▶ **Data records**:
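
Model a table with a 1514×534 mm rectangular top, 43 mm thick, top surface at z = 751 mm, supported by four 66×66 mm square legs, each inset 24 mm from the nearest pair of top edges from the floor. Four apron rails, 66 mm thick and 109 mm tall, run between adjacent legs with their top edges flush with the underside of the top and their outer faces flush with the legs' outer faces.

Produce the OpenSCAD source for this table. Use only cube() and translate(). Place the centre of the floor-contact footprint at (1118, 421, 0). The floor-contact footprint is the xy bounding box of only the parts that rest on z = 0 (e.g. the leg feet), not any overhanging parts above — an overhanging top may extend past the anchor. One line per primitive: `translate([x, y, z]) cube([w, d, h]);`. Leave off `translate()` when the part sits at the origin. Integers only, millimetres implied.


translate([361, 154, 708]) cube([1514, 534, 43]);
translate([385, 178, 0]) cube([66, 66, 708]);
translate([1785, 178, 0]) cube([66, 66, 708]);
translate([385, 598, 0]) cube([66, 66, 708]);
translate([1785, 598, 0]) cube([66, 66, 708]);
translate([451, 178, 599]) cube([1334, 66, 109]);
translate([451, 598, 599]) cube([1334, 66, 109]);
translate([385, 244, 599]) cube([66, 354, 109]);
translate([1785, 244, 599]) cube([66, 354, 109]);


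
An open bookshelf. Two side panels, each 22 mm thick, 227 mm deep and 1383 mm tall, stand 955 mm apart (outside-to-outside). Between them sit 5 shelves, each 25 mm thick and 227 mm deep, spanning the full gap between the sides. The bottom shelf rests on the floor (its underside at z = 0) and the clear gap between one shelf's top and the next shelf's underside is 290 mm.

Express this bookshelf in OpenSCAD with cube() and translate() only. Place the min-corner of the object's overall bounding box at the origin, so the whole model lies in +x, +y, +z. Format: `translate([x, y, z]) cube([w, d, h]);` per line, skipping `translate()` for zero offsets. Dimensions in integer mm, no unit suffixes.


cube([22, 227, 1383]);
translate([933, 0, 0]) cube([22, 227, 1383]);
translate([22, 0, 0]) cube([911, 227, 25]);
translate([22, 0, 315]) cube([911, 227, 25]);
translate([22, 0, 630]) cube([911, 227, 25]);
translate([22, 0, 945]) cube([911, 227, 25]);
translate([22, 0, 1260]) cube([911, 227, 25]);


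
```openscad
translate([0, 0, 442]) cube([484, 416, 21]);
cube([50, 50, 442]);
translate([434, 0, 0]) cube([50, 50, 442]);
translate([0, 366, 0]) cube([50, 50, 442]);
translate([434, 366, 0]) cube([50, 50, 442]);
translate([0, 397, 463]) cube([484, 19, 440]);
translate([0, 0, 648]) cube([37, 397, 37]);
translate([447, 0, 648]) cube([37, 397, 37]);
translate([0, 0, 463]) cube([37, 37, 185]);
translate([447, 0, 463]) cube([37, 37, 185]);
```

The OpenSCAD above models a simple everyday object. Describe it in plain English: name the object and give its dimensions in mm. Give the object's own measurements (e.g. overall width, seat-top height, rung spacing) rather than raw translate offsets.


A chair. The seat is a 484×416×21 mm slab with its top at z = 463 mm, on four 50×50 mm corner legs (flush with the seat edges, standing on z = 0). A flat backrest 19 mm thick, 440 mm tall, spans the full seat width and rises from the seat top along its +y edge, rear face flush with the rear of the seat. Two armrests of 37×37 mm section run along each side from the seat's front edge to the front of the backrest, top faces 222 mm above the seat top and outer faces flush with the seat's x-edges; a 37×37 mm post under the front of each armrest stands on the seat at the front corner.


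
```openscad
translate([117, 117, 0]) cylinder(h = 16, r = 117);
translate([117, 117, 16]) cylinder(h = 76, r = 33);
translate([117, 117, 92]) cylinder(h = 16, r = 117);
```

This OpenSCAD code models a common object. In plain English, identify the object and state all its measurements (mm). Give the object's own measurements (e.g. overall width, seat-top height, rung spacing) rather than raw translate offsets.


A spool: two coaxial disc flanges of radius 117 mm and thickness 16 mm, joined by a core cylinder of radius 33 mm and height 76 mm. The lower flange rests on z = 0 and the three cylinders share a vertical axis.


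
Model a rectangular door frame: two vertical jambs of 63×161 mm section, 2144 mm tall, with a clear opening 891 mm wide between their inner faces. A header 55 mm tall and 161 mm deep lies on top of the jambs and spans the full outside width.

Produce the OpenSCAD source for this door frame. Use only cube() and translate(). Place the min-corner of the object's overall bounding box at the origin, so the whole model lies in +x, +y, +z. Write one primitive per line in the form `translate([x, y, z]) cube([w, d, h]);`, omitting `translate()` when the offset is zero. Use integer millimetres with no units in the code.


cube([63, 161, 2144]);
translate([954, 0, 0]) cube([63, 161, 2144]);
translate([0, 0, 2144]) cube([1017, 161, 55]);


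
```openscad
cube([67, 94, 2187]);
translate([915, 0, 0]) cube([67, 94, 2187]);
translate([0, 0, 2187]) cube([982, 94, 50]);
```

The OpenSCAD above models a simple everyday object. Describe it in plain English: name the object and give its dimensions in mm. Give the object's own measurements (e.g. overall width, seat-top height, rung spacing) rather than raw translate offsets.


A door frame. The clear opening is 848 mm wide and 2187 mm high. Two 67 mm wide jambs, 94 mm deep, stand either side of the opening from the floor to the top of the opening. A 50 mm thick head sits across the top of both jambs, spanning the full outside width of the frame.


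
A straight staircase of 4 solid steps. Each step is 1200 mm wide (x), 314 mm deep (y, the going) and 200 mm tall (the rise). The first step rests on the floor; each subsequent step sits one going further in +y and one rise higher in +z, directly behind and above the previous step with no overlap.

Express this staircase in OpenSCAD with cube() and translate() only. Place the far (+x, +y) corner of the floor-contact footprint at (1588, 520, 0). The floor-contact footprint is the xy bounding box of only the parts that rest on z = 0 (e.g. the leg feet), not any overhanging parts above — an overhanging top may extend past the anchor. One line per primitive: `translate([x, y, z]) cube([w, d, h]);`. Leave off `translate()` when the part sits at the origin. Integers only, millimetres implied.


translate([388, 206, 0]) cube([1200, 314, 200]);
translate([388, 520, 200]) cube([1200, 314, 200]);
translate([388, 834, 400]) cube([1200, 314, 200]);
translate([388, 1148, 600]) cube([1200, 314, 200]);


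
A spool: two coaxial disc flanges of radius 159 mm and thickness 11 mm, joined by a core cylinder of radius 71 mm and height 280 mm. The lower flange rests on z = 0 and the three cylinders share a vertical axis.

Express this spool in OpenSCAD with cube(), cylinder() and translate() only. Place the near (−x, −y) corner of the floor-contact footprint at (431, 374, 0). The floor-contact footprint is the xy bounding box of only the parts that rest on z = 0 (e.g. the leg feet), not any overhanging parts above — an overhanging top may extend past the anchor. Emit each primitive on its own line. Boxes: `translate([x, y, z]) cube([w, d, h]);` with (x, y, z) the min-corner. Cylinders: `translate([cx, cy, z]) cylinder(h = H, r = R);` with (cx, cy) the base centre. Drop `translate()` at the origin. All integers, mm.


translate([590, 533, 0]) cylinder(h = 11, r = 159);
translate([590, 533, 11]) cylinder(h = 280, r = 71);
translate([590, 533, 291]) cylinder(h = 11, r = 159);


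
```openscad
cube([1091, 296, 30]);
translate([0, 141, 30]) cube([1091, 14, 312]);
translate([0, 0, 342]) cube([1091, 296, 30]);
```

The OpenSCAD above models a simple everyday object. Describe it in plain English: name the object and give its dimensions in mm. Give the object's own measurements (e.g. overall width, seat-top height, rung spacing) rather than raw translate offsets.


An I-beam lying along x, 1091 mm long. Overall section height 372 mm. Two flanges 296 mm wide (y) and 30 mm thick, one on the floor and one at the top; a web 14 mm thick runs between them, centred on the flange width.


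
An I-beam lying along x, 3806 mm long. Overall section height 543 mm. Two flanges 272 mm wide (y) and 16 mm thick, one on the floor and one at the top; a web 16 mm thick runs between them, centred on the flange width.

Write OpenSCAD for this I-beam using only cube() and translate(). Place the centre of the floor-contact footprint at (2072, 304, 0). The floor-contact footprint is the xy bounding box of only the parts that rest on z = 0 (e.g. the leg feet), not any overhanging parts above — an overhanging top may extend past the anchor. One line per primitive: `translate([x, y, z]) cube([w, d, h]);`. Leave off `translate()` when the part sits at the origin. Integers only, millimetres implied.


translate([169, 168, 0]) cube([3806, 272, 16]);
translate([169, 296, 16]) cube([3806, 16, 511]);
translate([169, 168, 527]) cube([3806, 272, 16]);


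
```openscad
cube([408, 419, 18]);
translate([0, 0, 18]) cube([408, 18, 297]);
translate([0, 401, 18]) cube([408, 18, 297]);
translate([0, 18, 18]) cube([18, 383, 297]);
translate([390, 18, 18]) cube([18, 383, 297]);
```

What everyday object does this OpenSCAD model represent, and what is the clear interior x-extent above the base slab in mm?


An open box. The internal width is 372 mm.

A 408×419 base slab with four walls standing on it — an open box. The base is 408 mm wide and the walls are 18 mm thick, so the internal width is 408 − 2 × 18 = 372 mm.


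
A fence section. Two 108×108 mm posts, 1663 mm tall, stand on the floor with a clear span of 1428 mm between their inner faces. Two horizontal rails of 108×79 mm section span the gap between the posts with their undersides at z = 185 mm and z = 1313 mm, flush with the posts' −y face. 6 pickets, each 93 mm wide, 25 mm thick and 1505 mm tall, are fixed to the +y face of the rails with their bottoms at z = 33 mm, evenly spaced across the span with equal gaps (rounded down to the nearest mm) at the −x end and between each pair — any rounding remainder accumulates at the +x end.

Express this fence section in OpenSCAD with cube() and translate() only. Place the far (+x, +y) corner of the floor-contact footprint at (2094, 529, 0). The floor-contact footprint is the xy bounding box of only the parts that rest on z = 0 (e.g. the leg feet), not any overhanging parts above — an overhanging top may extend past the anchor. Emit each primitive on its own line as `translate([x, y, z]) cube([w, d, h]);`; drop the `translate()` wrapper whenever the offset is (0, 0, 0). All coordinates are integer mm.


translate([450, 421, 0]) cube([108, 108, 1663]);
translate([1986, 421, 0]) cube([108, 108, 1663]);
translate([558, 421, 185]) cube([1428, 108, 79]);
translate([558, 421, 1313]) cube([1428, 108, 79]);
translate([682, 529, 33]) cube([93, 25, 1505]);
translate([899, 529, 33]) cube([93, 25, 1505]);
translate([1116, 529, 33]) cube([93, 25, 1505]);
translate([1333, 529, 33]) cube([93, 25, 1505]);
translate([1550, 529, 33]) cube([93, 25, 1505]);
translate([1767, 529, 33]) cube([93, 25, 1505]);


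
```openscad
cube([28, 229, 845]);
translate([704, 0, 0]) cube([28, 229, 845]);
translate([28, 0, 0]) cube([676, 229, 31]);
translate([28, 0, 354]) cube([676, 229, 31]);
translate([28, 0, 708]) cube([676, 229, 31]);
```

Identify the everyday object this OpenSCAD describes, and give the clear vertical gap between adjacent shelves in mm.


A bookshelf. The clear shelf gap is 323 mm.

Two tall side panels with 3 horizontal boards between them — a bookshelf. The first two shelf undersides are at z = 0 and z = 354; with shelf thickness 31, the clear gap is 354 − 0 − 31 = 323 mm.


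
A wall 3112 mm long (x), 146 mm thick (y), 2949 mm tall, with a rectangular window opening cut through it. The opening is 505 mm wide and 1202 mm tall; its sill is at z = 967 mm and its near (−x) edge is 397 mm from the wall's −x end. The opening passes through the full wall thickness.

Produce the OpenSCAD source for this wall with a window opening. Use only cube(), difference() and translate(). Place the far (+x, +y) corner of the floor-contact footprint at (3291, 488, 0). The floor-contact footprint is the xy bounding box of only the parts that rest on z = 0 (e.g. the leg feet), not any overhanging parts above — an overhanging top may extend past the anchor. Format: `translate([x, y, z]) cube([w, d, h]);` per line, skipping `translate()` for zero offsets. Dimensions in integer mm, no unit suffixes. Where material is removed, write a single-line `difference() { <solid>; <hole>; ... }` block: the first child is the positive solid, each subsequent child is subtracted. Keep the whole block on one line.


difference() { translate([179, 342, 0]) cube([3112, 146, 2949]); translate([576, 342, 967]) cube([505, 146, 1202]); }


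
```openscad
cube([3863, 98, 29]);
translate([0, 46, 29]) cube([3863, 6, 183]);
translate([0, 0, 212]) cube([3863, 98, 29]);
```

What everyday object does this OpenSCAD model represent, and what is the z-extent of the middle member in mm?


An I-beam. The web height is 183 mm.

Two wide flanges with a thin centred web — an I-beam. Overall 241 mm minus two 29 mm flanges gives a web of 241 − 2·29 = 183 mm.


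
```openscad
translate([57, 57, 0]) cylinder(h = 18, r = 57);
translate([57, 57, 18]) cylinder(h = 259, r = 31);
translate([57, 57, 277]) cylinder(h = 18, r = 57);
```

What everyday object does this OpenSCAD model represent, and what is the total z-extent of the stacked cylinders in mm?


A spool. The overall height is 295 mm.

Three coaxial cylinders, large–small–large — a spool. Two 18 mm flanges and a 259 mm core give 18 + 259 + 18 = 295 mm.


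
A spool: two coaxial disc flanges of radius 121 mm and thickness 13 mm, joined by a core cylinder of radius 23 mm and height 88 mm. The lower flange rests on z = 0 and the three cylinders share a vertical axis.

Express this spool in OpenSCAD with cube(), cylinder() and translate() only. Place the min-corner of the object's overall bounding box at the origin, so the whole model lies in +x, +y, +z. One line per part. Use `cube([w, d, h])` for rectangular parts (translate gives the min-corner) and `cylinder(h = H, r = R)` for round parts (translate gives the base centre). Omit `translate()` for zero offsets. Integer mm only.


translate([121, 121, 0]) cylinder(h = 13, r = 121);
translate([121, 121, 13]) cylinder(h = 88, r = 23);
translate([121, 121, 101]) cylinder(h = 13, r = 121);


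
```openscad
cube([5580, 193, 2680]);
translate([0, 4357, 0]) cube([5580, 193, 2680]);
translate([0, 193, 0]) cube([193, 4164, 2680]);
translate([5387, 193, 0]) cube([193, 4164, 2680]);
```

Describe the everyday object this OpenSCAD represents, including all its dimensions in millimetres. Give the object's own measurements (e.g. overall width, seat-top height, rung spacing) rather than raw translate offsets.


The wall frame of a small rectangular building: four walls, each 2680 mm tall and 193 mm thick, enclosing a footprint 5580 mm (x) by 4550 mm (y) outside-to-outside, with no floor or roof. The front and back walls (the −y and +y sides) span the full width; the two side walls fit between them.


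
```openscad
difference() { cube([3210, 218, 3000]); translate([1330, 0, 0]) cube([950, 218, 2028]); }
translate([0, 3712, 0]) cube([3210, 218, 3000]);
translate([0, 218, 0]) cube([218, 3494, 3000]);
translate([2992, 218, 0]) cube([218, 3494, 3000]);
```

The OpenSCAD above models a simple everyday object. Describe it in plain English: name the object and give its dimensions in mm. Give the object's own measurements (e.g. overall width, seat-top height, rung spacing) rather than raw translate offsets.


A single room: four walls, each 3000 mm tall and 218 mm thick, enclosing an outside footprint 3210×3930 mm (x × y), no floor or roof. The front and back walls (−y and +y sides) run the full x-width; the side walls fit between their inner faces. A door opening 950 mm wide and 2028 mm tall is cut through the front wall from the floor up, its −x edge 1330 mm from the wall's −x end.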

▶ **Work instruction**: What is the number of lines in the data that contain "pair"? Write that number and nothing else.

▶ **Written solution**: 2